**Problem to work on**
Each line of the data holding "listed" should be found and copied.

= = = = = = =

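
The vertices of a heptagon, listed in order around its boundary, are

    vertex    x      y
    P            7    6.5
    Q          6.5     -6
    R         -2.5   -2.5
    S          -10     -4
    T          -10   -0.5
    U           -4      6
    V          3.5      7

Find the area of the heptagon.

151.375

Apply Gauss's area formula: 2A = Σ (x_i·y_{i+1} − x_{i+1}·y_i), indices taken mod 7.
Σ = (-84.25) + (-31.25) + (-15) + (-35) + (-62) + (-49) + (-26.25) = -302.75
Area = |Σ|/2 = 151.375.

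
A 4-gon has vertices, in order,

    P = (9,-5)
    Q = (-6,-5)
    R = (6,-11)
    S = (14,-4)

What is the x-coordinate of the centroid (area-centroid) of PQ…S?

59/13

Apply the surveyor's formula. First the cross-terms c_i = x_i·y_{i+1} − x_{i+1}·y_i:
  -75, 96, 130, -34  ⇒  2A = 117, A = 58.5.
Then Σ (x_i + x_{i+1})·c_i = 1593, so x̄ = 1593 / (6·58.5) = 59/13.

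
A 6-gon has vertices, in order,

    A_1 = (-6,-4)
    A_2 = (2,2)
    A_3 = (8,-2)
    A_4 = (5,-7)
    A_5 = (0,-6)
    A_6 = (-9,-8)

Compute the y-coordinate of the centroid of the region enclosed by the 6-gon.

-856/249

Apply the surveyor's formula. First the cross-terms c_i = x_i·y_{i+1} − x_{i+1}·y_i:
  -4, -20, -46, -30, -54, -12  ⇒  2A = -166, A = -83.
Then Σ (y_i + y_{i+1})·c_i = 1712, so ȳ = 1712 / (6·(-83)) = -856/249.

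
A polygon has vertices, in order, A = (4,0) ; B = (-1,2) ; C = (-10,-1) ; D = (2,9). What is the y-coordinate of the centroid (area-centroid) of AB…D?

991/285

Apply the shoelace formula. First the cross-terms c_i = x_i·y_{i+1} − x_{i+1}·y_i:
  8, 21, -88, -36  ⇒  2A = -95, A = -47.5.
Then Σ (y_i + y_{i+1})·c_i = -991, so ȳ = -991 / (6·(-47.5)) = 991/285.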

= = = = = = =

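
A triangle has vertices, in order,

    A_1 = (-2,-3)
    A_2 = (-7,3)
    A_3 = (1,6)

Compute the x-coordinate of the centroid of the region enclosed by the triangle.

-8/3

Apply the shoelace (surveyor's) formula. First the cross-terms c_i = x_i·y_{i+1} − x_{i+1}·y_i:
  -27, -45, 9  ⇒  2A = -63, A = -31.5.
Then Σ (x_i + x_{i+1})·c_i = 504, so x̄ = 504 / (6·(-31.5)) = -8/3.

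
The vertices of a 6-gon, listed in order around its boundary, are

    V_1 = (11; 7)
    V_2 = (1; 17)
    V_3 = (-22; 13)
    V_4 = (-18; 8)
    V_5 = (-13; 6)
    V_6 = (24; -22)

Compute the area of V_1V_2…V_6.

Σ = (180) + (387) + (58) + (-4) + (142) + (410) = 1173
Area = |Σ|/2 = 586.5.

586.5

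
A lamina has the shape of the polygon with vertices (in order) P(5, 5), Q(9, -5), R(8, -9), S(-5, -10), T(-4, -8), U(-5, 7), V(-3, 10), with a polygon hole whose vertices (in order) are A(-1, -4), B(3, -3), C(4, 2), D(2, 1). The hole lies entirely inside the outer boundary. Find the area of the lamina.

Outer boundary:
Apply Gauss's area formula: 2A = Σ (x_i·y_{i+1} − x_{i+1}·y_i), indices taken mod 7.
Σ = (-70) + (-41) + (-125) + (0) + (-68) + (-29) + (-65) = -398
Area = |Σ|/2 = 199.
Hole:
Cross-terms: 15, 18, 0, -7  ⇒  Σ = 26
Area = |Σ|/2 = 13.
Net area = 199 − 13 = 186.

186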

= = = = = = =

**Output below**
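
The vertices of a heptagon, listed in order around its boundary, are
The vertices of a 6-gon, listed in order around its boundary, are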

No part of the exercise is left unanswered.